━━━ Records for processing

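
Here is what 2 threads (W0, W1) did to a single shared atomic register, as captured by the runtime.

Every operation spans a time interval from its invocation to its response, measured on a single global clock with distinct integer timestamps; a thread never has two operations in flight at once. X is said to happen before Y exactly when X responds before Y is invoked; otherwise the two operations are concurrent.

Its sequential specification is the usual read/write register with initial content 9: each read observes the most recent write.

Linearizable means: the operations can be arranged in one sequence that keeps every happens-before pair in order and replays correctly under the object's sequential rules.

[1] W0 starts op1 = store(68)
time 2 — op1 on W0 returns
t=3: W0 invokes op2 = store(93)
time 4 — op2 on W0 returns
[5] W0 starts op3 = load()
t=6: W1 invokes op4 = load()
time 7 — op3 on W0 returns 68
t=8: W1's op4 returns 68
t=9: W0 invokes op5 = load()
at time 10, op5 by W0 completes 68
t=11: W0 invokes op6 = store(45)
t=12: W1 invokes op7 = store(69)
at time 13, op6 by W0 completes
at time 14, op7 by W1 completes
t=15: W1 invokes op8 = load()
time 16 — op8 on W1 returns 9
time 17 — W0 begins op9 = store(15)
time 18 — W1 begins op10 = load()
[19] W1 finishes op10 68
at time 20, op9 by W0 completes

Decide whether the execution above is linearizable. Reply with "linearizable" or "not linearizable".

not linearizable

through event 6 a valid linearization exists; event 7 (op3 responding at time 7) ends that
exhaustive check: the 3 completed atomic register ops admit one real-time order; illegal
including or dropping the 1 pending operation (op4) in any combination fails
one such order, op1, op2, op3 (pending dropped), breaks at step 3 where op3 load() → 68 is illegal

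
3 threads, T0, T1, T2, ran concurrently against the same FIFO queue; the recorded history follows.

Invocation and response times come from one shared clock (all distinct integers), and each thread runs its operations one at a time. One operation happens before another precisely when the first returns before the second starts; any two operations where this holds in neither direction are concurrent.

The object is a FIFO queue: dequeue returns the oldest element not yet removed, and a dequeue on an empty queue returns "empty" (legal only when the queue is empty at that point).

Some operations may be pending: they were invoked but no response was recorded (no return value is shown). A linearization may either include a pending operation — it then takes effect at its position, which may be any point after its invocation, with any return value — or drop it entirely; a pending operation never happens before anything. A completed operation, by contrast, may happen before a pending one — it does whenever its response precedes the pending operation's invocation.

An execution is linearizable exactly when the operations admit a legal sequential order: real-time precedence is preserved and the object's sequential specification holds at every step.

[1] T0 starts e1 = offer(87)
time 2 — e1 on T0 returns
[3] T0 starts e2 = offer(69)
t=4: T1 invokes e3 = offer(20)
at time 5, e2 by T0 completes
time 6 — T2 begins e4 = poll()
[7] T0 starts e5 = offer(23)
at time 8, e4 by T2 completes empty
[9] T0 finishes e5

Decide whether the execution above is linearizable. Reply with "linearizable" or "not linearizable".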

━━━━━━

Task directions:
Read the entries and show each line that mentions "recorded".

Response to the exercise:
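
3 threads, T0, T1, T2, ran concurrently against the same FIFO queue; the recorded history follows.
Some operations may be pending: they were invoked but no response was recorded (no return value is shown). A linearization may either include a pending operation — it then takes effect at its position, which may be any point after its invocation, with any return value — or drop it entirely; a pending operation never happens before anything. A completed operation, by contrast, may happen before a pending one — it does whenever its response precedes the pending operation's invocation.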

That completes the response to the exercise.